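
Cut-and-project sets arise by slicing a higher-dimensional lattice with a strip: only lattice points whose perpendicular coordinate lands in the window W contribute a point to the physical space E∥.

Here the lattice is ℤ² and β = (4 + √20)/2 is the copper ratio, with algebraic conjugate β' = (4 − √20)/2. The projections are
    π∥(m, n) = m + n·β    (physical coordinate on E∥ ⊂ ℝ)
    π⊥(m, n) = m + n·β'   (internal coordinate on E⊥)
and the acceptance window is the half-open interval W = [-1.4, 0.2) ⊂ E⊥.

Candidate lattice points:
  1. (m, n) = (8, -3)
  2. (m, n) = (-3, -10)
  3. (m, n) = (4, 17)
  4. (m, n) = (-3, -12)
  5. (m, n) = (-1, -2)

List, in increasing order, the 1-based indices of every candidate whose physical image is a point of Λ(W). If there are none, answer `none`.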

⁂

→ HOW TO COMPLETE THIS TASK: Output each record precisely as written.

→ EXPECTED OUTPUT:
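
Cut-and-project sets arise by slicing a higher-dimensional lattice with a strip: only lattice points whose perpendicular coordinate lands in the window W contribute a point to the physical space E∥.

Here the lattice is ℤ² and β = (4 + √20)/2 is the copper ratio, with algebraic conjugate β' = (4 − √20)/2. The projections are
    π∥(m, n) = m + n·β    (physical coordinate on E∥ ⊂ ℝ)
    π⊥(m, n) = m + n·β'   (internal coordinate on E⊥)
and the acceptance window is the half-open interval W = [-1.4, 0.2) ⊂ E⊥.

Candidate lattice points:
  1. (m, n) = (8, -3)
  2. (m, n) = (-3, -10)
  3. (m, n) = (4, 17)
  4. (m, n) = (-3, -12)
  5. (m, n) = (-1, -2)

List, in increasing order, the 1-based indices of every candidate whose physical image is a point of Λ(W). If there are none, answer `none`.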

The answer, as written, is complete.